__Task goal__. Restate the lines word for word, from the one containing "Work in Z/7Z[x]/(x⁴" through the last line of the entries below, without any other lines.
Data provided below:
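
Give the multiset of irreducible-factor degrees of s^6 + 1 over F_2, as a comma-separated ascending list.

1, 1, 2, 2

Write h(s) = s^6 + 1.
Roots in F_2: h(0) = 1; h(1) = 0 → root.
Linear factors from roots: (s + 1).
Complete factorization: h(s) = (s + 1)^2·(s^2 + s + 1)^2.
Factor degrees with multiplicity: 1 + 1 + 2 + 2 = 6.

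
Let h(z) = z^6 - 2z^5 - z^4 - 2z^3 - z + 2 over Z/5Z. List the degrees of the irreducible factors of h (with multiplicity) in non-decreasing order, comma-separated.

2, 2, 2

Roots in Z/5Z: h(0) = 2; h(1) = 2; h(2) = 3; h(3) = 2; h(4) = 2.
Complete factorization: h(z) = (z^2 + 2)·(z^2 + z + 2)·(z^2 + 2z - 2).
Factor degrees with multiplicity: 2 + 2 + 2 = 6.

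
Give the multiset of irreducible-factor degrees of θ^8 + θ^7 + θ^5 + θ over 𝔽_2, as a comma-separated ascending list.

1, 1, 2, 4

Write h(θ) = θ^8 + θ^7 + θ^5 + θ.
Roots in 𝔽_2: h(0) = 0 → root; h(1) = 0 → root.
Linear factors from roots: (θ), (θ + 1).
Complete factorization: h(θ) = (θ)·(θ + 1)·(θ^2 + θ + 1)·(θ^4 + θ^3 + 1).
Factor degrees with multiplicity: 1 + 1 + 2 + 4 = 8.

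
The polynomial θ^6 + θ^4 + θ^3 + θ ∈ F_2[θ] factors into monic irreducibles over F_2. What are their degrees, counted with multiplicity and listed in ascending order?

1, 1, 1, 1, 2

Write g(θ) = θ^6 + θ^4 + θ^3 + θ.
Roots in F_2: g(0) = 0 → root; g(1) = 0 → root.
Linear factors from roots: (θ), (θ + 1).
Complete factorization: g(θ) = (θ)·(θ + 1)^3·(θ^2 + θ + 1).
Factor degrees with multiplicity: 1 + 1 + 1 + 1 + 2 = 6.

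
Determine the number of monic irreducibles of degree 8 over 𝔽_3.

x^(3^8) − x is the product of all monic irreducibles of degree dividing 8; Möbius inversion gives N = (1/8) Σ μ(8/d)·3^d.
Divisors of 8: 1, 2, 4, 8; μ(8/d) for each: 0, 0, -1, 1.
Σ = − 3^4 + 3^8 = 6480.
N = 6480/8 = 810.

810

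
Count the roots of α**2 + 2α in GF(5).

Write g(α) = α**2 + 2α.
Evaluate at each of the 5 elements of GF(5):
g(0) = 0 → root; g(1) = 3; g(2) = 3; g(3) = 0 → root; g(4) = 4.
Roots: {0, 3}.

2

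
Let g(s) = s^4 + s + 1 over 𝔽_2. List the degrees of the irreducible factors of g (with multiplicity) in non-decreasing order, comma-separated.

Roots in 𝔽_2: g(0) = 1; g(1) = 1.
Complete factorization: g(s) = (s^4 + s + 1).
Factor degrees with multiplicity: 4 = 4.

4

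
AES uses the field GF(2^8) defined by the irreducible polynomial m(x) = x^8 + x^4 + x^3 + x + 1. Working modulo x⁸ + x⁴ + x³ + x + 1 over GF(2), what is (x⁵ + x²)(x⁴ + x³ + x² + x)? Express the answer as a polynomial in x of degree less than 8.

Multiply in GF(2)[x]: (x⁵ + x²)·(x⁴ + x³ + x² + x) = x⁹ + x⁸ + x⁷ + x⁵ + x⁴ + x³.
Reduce using x⁸ ≡ x⁴ + x³ + x + 1 (mod x⁸ + x⁴ + x³ + x + 1).
Reduced: x⁷ + x⁴ + x² + 1.

x^7 + x^4 + x^2 + 1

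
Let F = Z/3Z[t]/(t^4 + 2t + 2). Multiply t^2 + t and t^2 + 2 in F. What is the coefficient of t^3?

1

Multiply in Z/3Z[t]: (t^2 + t)·(t^2 + 2) = t^4 + t^3 + 2t^2 + 2t.
Reduce using t^4 ≡ t + 1 (mod t^4 + 2t + 2).
Reduced: t^3 + 2t^2 + 1.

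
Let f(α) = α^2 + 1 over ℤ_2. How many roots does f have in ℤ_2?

Evaluate at each of the 2 elements of ℤ_2:
f(0) = 1; f(1) = 0 → root.
Roots: {1}.

1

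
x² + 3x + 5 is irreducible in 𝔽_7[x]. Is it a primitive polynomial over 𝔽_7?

Write f(x) = x² + 3x + 5.
|GF(7^2)^×| = 7^2 − 1 = 48. Prime factorization: 48 = 2^4·3.
f is primitive ⇔ x has order 48 in GF(7)[x]/(f), i.e. x^(48/q) ≠ 1 for each prime q | 48.
x^(24) mod f = 6.
x^(16) mod f = 4.
None equal 1, so x has full order 48; f is primitive.

Yes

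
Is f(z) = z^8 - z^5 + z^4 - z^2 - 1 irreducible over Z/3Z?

Check for roots in Z/3Z: f(0) = 2; f(1) = 2; f(2) = 1.
No roots, so no linear factors.
Monic irreducibles of degree 2 over GF(3): z^2 + 1, z^2 + z - 1, z^2 - z - 1.
None of them divide f (all give nonzero remainder).
Degree-3 irreducible divisors: test the 8 monic irreducibles of degree 3 over GF(3).
None of them divide f (all give nonzero remainder).
Degree-4 irreducible divisors: test the 18 monic irreducibles of degree 4 over GF(3).
None of them divide f (all give nonzero remainder).
No irreducible factor of degree ≤ 4 exists, so f is irreducible over GF(3).

Yes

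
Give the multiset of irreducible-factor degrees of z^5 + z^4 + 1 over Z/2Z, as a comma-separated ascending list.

Write g(z) = z^5 + z^4 + 1.
Roots in Z/2Z: g(0) = 1; g(1) = 1.
Complete factorization: g(z) = (z^2 + z + 1)·(z^3 + z + 1).
Factor degrees with multiplicity: 2 + 3 = 5.

2, 3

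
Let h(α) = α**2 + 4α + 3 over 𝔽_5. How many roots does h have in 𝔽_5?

2

Evaluate at each of the 5 elements of 𝔽_5:
h(0) = 3; h(1) = 3; h(2) = 0 → root; h(3) = 4; h(4) = 0 → root.
Roots: {2, 4}.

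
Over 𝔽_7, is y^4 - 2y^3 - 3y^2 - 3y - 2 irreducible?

Yes

Write m(y) = y^4 - 2y^3 - 3y^2 - 3y - 2.
Check for roots in 𝔽_7: m(0) = 5; m(1) = 5; m(2) = 1; m(3) = 3; m(4) = 3; m(5) = 3; m(6) = 1.
No roots, so no linear factors.
Degree-2 irreducible divisors: test the 21 monic irreducibles of degree 2 over GF(7).
None of them divide m (all give nonzero remainder).
No irreducible factor of degree ≤ 2 exists, so m is irreducible over GF(7).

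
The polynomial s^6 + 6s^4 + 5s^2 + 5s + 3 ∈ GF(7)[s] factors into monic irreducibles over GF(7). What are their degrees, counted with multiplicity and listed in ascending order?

Write g(s) = s^6 + 6s^4 + 5s^2 + 5s + 3.
Complete factorization: g(s) = (s^2 + s + 3)·(s^2 + 3s + 1)^2.
Factor degrees with multiplicity: 2 + 2 + 2 = 6.

2, 2, 2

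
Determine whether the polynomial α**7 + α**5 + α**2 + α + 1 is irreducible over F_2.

Write g(α) = α**7 + α**5 + α**2 + α + 1.
Check for roots in F_2: g(0) = 1; g(1) = 1.
No roots, so no linear factors.
Monic irreducibles of degree 2 over GF(2): α**2 + α + 1.
None of them divide g (all give nonzero remainder).
Monic irreducibles of degree 3 over GF(2): α**3 + α + 1, α**3 + α**2 + 1.
None of them divide g (all give nonzero remainder).
No irreducible factor of degree ≤ 3 exists, so g is irreducible over GF(2).

Yes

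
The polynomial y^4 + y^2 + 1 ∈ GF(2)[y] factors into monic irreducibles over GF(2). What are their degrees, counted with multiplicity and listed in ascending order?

2, 2

Write g(y) = y^4 + y^2 + 1.
Roots in GF(2): g(0) = 1; g(1) = 1.
Complete factorization: g(y) = (y^2 + y + 1)^2.
Factor degrees with multiplicity: 2 + 2 = 4.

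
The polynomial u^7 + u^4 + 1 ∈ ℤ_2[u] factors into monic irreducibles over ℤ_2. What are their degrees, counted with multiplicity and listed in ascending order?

7

Write g(u) = u^7 + u^4 + 1.
Roots in ℤ_2: g(0) = 1; g(1) = 1.
Complete factorization: g(u) = (u^7 + u^4 + 1).
Factor degrees with multiplicity: 7 = 7.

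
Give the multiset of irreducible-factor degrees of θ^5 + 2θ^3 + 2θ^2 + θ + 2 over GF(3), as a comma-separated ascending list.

1, 2, 2

Write f(θ) = θ^5 + 2θ^3 + 2θ^2 + θ + 2.
Roots in GF(3): f(0) = 2; f(1) = 2; f(2) = 0 → root.
Linear factors from roots: (θ + 1).
Complete factorization: f(θ) = (θ + 1)·(θ^2 + 1)·(θ^2 + 2θ + 2).
Factor degrees with multiplicity: 1 + 2 + 2 = 5.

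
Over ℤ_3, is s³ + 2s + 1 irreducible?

Write g(s) = s³ + 2s + 1.
Check for roots in ℤ_3: g(0) = 1; g(1) = 1; g(2) = 1.
No roots. A degree-3 polynomial over a field with no linear factor is irreducible.

Yes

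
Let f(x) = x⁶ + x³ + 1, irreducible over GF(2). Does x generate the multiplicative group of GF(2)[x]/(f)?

|GF(2^6)^×| = 2^6 − 1 = 63. Prime factorization: 63 = 3^2·7.
f is primitive ⇔ x has order 63 in GF(2)[x]/(f), i.e. x^(63/q) ≠ 1 for each prime q | 63.
x^(21) mod f = x³.
x^(9) mod f = 1
Since x^(9) = 1, the order of x divides 9 < 63; not primitive.

No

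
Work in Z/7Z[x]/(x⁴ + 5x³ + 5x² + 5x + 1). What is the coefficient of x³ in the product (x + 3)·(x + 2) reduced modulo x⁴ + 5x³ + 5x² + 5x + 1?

Multiply in Z/7Z[x]: (x + 3)·(x + 2) = x² + 5x + 6.
Reduced: x² + 5x + 6.

0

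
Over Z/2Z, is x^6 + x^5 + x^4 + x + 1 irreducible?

Write f(x) = x^6 + x^5 + x^4 + x + 1.
Check for roots in Z/2Z: f(0) = 1; f(1) = 1.
No roots, so no linear factors.
Monic irreducibles of degree 2 over GF(2): x^2 + x + 1.
None of them divide f (all give nonzero remainder).
Monic irreducibles of degree 3 over GF(2): x^3 + x + 1, x^3 + x^2 + 1.
None of them divide f (all give nonzero remainder).
No irreducible factor of degree ≤ 3 exists, so f is irreducible over GF(2).

Yes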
End of Data provided.
__Solution below__.
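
Work in Z/7Z[x]/(x⁴ + 5x³ + 5x² + 5x + 1). What is the coefficient of x³ in the product (x + 3)·(x + 2) reduced modulo x⁴ + 5x³ + 5x² + 5x + 1?

Multiply in Z/7Z[x]: (x + 3)·(x + 2) = x² + 5x + 6.
Reduced: x² + 5x + 6.

0

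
Over Z/2Z, is x^6 + x^5 + x^4 + x + 1 irreducible?

Write f(x) = x^6 + x^5 + x^4 + x + 1.
Check for roots in Z/2Z: f(0) = 1; f(1) = 1.
No roots, so no linear factors.
Monic irreducibles of degree 2 over GF(2): x^2 + x + 1.
None of them divide f (all give nonzero remainder).
Monic irreducibles of degree 3 over GF(2): x^3 + x + 1, x^3 + x^2 + 1.
None of them divide f (all give nonzero remainder).
No irreducible factor of degree ≤ 3 exists, so f is irreducible over GF(2).

Yes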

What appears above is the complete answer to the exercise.